Task requirements →
Find the line below that contains "Find the strike". Transcribe it and every line after it exactly, adding nothing.
Records supplied section start
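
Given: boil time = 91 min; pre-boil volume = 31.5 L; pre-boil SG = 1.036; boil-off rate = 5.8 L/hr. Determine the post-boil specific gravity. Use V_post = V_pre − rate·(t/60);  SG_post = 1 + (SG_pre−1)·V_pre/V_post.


V_post = 31.5 − 5.8·(91/60) = 22.7033
SG_post = 1 + (1.036 − 1)·31.5/22.7033

1.0499


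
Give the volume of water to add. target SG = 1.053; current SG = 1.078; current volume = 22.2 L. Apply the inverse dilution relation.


V_water = V·((SG_curr − 1)/(SG_target − 1) − 1)
V_water = 22.2·((1.078 − 1)/(1.053 − 1) − 1)

10.4717 L


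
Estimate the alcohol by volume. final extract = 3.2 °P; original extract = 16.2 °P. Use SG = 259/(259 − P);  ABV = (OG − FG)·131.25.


OG = 259/(259 − 16.2) = 1.0667
FG = 259/(259 − 3.2) = 1.0125
ABV = (1.0667 − 1.0125)·131.25

7.1153 % ABV


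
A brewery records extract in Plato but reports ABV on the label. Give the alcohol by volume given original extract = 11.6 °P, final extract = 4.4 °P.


SG = 259/(259 − P);  ABV = (OG − FG)·131.25
OG = 259/(259 − 11.6) = 1.0469
FG = 259/(259 − 4.4) = 1.0173
ABV = (1.0469 − 1.0173)·131.25

3.8857 % ABV


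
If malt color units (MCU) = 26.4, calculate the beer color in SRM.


SRM = 1.4922 · MCU^0.6859
SRM = 1.4922 · 26.4^0.6859

14.0898 SRM


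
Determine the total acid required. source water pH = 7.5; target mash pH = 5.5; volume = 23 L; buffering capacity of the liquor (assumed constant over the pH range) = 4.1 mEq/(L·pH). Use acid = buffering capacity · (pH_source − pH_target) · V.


acid = 4.1 · (7.5 − 5.5) · 23

188.6000 mEq


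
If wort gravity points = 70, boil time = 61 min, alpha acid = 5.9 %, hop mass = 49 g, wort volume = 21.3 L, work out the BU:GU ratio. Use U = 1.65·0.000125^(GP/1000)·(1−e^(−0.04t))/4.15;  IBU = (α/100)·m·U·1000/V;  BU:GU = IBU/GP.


U = 1.65·0.000125^(70/1000)·(1−e^(−0.04·61))/4.15 = 0.1935
IBU = (5.9/100)·49·0.1935·1000/21.3 = 26.2592
BU:GU = 26.2592/70

0.3751


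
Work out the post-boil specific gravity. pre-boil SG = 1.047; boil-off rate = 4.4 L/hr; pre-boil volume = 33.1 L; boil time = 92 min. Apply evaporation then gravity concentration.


V_post = V_pre − rate·(t/60);  SG_post = 1 + (SG_pre−1)·V_pre/V_post
V_post = 33.1 − 4.4·(92/60) = 26.3533
SG_post = 1 + (1.047 − 1)·33.1/26.3533

1.0590


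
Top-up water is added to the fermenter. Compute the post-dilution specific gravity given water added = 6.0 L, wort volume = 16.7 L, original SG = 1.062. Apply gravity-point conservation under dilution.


SG_new = 1 + (SG_old − 1)·V_old/(V_old + V_water)
pts = (1.062 − 1)·1000·16.7/(16.7 + 6.0) = 45.6123
SG_new = 1 + 45.6123/1000

1.0456


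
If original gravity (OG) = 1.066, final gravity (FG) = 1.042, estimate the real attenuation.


AA = (OG−FG)/(OG−1)·100;  RA = AA·0.8192
AA = (1.066 − 1.042)/(1.066 − 1)·100 = 36.3636
RA = 36.3636·0.8192

29.7891 %


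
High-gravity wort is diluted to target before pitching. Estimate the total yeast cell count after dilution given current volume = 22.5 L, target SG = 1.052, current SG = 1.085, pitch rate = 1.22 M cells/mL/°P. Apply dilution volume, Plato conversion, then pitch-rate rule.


V_w = V·((SG_c−1)/(SG_t−1)−1);  °P = 259 − 259/SG_t;  cells = rate·(V+V_w)·°P
V_w = 22.5·((1.085−1)/(1.052−1)−1) = 14.2788
V_final = 22.5 + 14.2788 = 36.7788
°P = 259 − 259/1.052 = 12.8023
cells = 1.22·36.7788·12.8023

574.4408 billion cells


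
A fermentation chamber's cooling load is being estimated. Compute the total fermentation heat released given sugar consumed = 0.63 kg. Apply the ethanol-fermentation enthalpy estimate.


Q = m_sugar · 590 kJ/kg
Q = 0.63 · 590

371.7000 kJ


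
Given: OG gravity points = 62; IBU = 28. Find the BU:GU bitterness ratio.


BU:GU = IBU / OG_points
BU:GU = 28 / 62

0.4516


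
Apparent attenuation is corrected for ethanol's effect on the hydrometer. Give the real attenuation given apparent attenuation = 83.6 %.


RA = AA · 0.8192
RA = 83.6 · 0.8192

68.4851 %


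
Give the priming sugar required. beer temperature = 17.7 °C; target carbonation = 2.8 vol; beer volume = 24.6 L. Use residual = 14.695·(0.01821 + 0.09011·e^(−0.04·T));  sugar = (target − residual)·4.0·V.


residual = 14.695·(0.01821 + 0.09011·e^(−0.04·17.7)) = 0.9199
sugar = (2.8 − 0.9199)·4.0·24.6

185.0001 g


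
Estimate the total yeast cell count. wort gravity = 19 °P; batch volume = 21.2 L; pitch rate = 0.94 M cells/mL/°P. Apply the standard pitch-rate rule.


cells (billions) = rate · V_L · °P
cells = 0.94 · 21.2 · 19

378.6320 billion cells


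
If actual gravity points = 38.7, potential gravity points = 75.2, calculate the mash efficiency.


efficiency = actual / potential × 100
efficiency = 38.7 / 75.2 × 100

51.4628 %


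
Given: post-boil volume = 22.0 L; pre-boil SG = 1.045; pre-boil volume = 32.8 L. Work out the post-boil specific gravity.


SG_post = 1 + (SG_pre − 1)·V_pre/V_post
pts_pre = (1.045 − 1)·1000 = 45.0000
pts_post = 45.0000·32.8/22.0 = 67.0909
SG_post = 1 + 67.0909/1000

1.0671


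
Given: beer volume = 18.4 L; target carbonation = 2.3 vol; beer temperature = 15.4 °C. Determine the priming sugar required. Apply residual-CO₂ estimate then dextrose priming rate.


residual = 14.695·(0.01821 + 0.09011·e^(−0.04·T));  sugar = (target − residual)·4.0·V
residual = 14.695·(0.01821 + 0.09011·e^(−0.04·15.4)) = 0.9828
sugar = (2.3 − 0.9828)·4.0·18.4

96.9475 g


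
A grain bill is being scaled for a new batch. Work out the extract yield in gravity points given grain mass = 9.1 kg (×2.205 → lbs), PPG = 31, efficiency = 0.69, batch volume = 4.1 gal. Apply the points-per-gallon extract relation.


points = lbs × PPG × eff / vol
lbs = 9.1 × 2.205 = 20.0655
points = 20.0655 × 31 × 0.69 / 4.1

104.6832 points


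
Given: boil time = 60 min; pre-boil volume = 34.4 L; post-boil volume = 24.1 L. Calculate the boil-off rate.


rate = (V_pre − V_post) / (t_min/60)
rate = (34.4 − 24.1) / (60/60)

10.3000 L/hr


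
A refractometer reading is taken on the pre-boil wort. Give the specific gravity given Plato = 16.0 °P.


SG = 259/(259 − P)
SG = 259/(259 − 16.0)

1.0658


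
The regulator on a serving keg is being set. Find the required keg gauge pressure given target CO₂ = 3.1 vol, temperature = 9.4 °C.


psi = vols/(0.01821 + 0.09011·e^(−0.04·T)) − 14.695
psi = 3.1/(0.01821 + 0.09011·e^(−0.04·9.4)) − 14.695

24.0164 psi


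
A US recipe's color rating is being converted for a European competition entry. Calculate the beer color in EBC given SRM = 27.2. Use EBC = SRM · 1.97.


EBC = 27.2 · 1.97

53.5840 EBC


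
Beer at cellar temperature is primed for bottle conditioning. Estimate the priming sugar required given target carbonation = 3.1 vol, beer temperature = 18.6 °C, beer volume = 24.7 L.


residual = 14.695·(0.01821 + 0.09011·e^(−0.04·T));  sugar = (target − residual)·4.0·V
residual = 14.695·(0.01821 + 0.09011·e^(−0.04·18.6)) = 0.8969
sugar = (3.1 − 0.8969)·4.0·24.7

217.6710 g


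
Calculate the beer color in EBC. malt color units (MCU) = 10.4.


SRM = 1.4922·MCU^0.6859;  EBC = SRM·1.97
SRM = 1.4922·10.4^0.6859 = 7.4372
EBC = 7.4372·1.97

14.6513 EBC


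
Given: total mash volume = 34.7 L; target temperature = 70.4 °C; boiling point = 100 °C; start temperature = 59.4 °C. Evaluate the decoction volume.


V_dec = V_total·(T_target − T_start)/(T_boil − T_start)
V_dec = 34.7·(70.4 − 59.4)/(100 − 59.4)

9.4015 L


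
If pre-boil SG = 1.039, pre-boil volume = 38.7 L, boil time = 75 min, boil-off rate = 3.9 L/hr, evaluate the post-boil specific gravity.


V_post = V_pre − rate·(t/60);  SG_post = 1 + (SG_pre−1)·V_pre/V_post
V_post = 38.7 − 3.9·(75/60) = 33.8250
SG_post = 1 + (1.039 − 1)·38.7/33.8250

1.0446


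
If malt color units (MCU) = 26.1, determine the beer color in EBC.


SRM = 1.4922·MCU^0.6859;  EBC = SRM·1.97
SRM = 1.4922·26.1^0.6859 = 13.9798
EBC = 13.9798·1.97

27.5402 EBC


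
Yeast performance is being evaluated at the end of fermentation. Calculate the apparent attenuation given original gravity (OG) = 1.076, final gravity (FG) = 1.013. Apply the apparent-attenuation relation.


AA = (OG − FG)/(OG − 1) · 100
AA = (1.076 − 1.013)/(1.076 − 1) · 100

82.8947 %


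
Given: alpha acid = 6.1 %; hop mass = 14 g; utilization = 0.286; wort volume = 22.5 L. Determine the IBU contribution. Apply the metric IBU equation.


IBU = (α/100)·mass·U·1000 / V
IBU = (6.1/100)·14·0.286·1000 / 22.5

10.8553 IBU


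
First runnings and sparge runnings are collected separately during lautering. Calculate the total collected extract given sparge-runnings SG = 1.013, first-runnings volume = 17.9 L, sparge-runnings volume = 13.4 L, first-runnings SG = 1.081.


total = Σ (SG_i − 1)·1000·V_i
first = (1.081 − 1)·1000·17.9 = 1449.9000
sparge = (1.013 − 1)·1000·13.4 = 174.2000
total = 1449.9000 + 174.2000

1624.1000 gravity·L


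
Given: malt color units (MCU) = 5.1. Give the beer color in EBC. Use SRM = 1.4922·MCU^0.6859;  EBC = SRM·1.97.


SRM = 1.4922·5.1^0.6859 = 4.5619
EBC = 4.5619·1.97

8.9870 EBC


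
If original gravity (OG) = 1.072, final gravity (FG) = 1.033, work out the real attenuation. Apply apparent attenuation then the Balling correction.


AA = (OG−FG)/(OG−1)·100;  RA = AA·0.8192
AA = (1.072 − 1.033)/(1.072 − 1)·100 = 54.1667
RA = 54.1667·0.8192

44.3733 %


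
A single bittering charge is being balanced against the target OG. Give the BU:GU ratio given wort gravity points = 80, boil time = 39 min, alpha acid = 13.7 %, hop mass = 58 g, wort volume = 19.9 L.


U = 1.65·0.000125^(GP/1000)·(1−e^(−0.04t))/4.15;  IBU = (α/100)·m·U·1000/V;  BU:GU = IBU/GP
U = 1.65·0.000125^(80/1000)·(1−e^(−0.04·39))/4.15 = 0.1530
IBU = (13.7/100)·58·0.1530·1000/19.9 = 61.0993
BU:GU = 61.0993/80

0.7637


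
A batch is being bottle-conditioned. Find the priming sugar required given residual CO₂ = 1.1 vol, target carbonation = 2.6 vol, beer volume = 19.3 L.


sugar = (target − residual)·4.0·V
sugar = (2.6 − 1.1)·4.0·19.3

115.8000 g


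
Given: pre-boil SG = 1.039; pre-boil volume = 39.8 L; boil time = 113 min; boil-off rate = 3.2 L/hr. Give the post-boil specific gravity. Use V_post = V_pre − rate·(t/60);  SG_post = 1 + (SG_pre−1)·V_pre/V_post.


V_post = 39.8 − 3.2·(113/60) = 33.7733
SG_post = 1 + (1.039 − 1)·39.8/33.7733

1.0460


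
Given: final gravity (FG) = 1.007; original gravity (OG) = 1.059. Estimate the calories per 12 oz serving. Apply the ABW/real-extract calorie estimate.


ABW = (OG−FG)·131.25·0.79/FG;  °P = 259 − 259/SG (for OG→OE and FG→AE);  RE = 0.1808·OE + 0.8192·AE;  Cal = (6.9·ABW + 4·(RE−0.1))·FG·3.55
ABW = (1.059 − 1.007)·131.25·0.79/1.007 = 5.3543
OE = 259 − 259/1.059 = 14.4297 °P
AE = 259 − 259/1.007 = 1.8004 °P
RE = 0.1808·14.4297 + 0.8192·1.8004 = 4.0838 °P
Cal = (6.9·5.3543 + 4·(4.0838−0.1))·1.007·3.55

189.0364 kcal


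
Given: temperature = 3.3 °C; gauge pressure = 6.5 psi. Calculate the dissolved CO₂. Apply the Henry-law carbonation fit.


vols = (P + 14.695)·(0.01821 + 0.09011·e^(−0.04·T))
vols = (6.5 + 14.695)·(0.01821 + 0.09011·e^(−0.04·3.3))

2.0597 volumes


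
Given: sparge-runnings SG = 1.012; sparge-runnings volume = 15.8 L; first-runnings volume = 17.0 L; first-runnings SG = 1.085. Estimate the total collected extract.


total = Σ (SG_i − 1)·1000·V_i
first = (1.085 − 1)·1000·17.0 = 1445.0000
sparge = (1.012 − 1)·1000·15.8 = 189.6000
total = 1445.0000 + 189.6000

1634.6000 gravity·L


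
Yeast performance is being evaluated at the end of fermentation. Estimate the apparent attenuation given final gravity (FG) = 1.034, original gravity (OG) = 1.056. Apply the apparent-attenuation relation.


AA = (OG − FG)/(OG − 1) · 100
AA = (1.056 − 1.034)/(1.056 − 1) · 100

39.2857 %


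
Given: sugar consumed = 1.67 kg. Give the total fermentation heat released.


Q = m_sugar · 590 kJ/kg
Q = 1.67 · 590

985.3000 kJ


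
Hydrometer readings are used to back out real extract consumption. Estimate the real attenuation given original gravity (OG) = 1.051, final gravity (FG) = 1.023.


AA = (OG−FG)/(OG−1)·100;  RA = AA·0.8192
AA = (1.051 − 1.023)/(1.051 − 1)·100 = 54.9020
RA = 54.9020·0.8192

44.9757 %


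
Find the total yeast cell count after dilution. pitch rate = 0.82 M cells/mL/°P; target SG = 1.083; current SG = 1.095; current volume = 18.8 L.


V_w = V·((SG_c−1)/(SG_t−1)−1);  °P = 259 − 259/SG_t;  cells = rate·(V+V_w)·°P
V_w = 18.8·((1.095−1)/(1.083−1)−1) = 2.7181
V_final = 18.8 + 2.7181 = 21.5181
°P = 259 − 259/1.083 = 19.8495
cells = 0.82·21.5181·19.8495

350.2407 billion cells


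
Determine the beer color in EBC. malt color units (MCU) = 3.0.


SRM = 1.4922·MCU^0.6859;  EBC = SRM·1.97
SRM = 1.4922·3.0^0.6859 = 3.1702
EBC = 3.1702·1.97

6.2453 EBC


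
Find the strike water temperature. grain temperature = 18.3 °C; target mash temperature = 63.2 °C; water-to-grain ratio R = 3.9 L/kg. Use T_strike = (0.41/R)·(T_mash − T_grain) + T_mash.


T_strike = (0.41/3.9)·(63.2 − 18.3) + 63.2

67.9203 °C


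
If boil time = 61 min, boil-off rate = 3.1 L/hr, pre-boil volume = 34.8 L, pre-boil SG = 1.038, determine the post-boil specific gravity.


V_post = V_pre − rate·(t/60);  SG_post = 1 + (SG_pre−1)·V_pre/V_post
V_post = 34.8 − 3.1·(61/60) = 31.6483
SG_post = 1 + (1.038 − 1)·34.8/31.6483

1.0418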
Records supplied section end
Answer section →
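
Find the strike water temperature. grain temperature = 18.3 °C; target mash temperature = 63.2 °C; water-to-grain ratio R = 3.9 L/kg. Use T_strike = (0.41/R)·(T_mash − T_grain) + T_mash.


T_strike = (0.41/3.9)·(63.2 − 18.3) + 63.2

67.9203 °C


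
If boil time = 61 min, boil-off rate = 3.1 L/hr, pre-boil volume = 34.8 L, pre-boil SG = 1.038, determine the post-boil specific gravity.


V_post = V_pre − rate·(t/60);  SG_post = 1 + (SG_pre−1)·V_pre/V_post
V_post = 34.8 − 3.1·(61/60) = 31.6483
SG_post = 1 + (1.038 − 1)·34.8/31.6483

1.0418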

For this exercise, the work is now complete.